EXERCISE DESCRIPTION:
Nothing but an exact copy of the listing should appear in the response.

AVAILABLE RECORDS:
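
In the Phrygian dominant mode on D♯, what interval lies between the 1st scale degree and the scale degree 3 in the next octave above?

M10

Spelling the Phrygian dominant mode on D♯: D♯ E F𝄪 G♯ A♯ B C♯.
1st scale degree = D♯; 3rd degree (up an octave) = F𝄪.
D♯ up to F𝄪 spans 10 letter names and 16 semitones — a major tenth.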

RESULT FOR THIS EXERCISE:
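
In the Phrygian dominant mode on D♯, what interval lies between the 1st scale degree and the scale degree 3 in the next octave above?

M10

Spelling the Phrygian dominant mode on D♯: D♯ E F𝄪 G♯ A♯ B C♯.
1st scale degree = D♯; 3rd degree (up an octave) = F𝄪.
D♯ up to F𝄪 spans 10 letter names and 16 semitones — a major tenth.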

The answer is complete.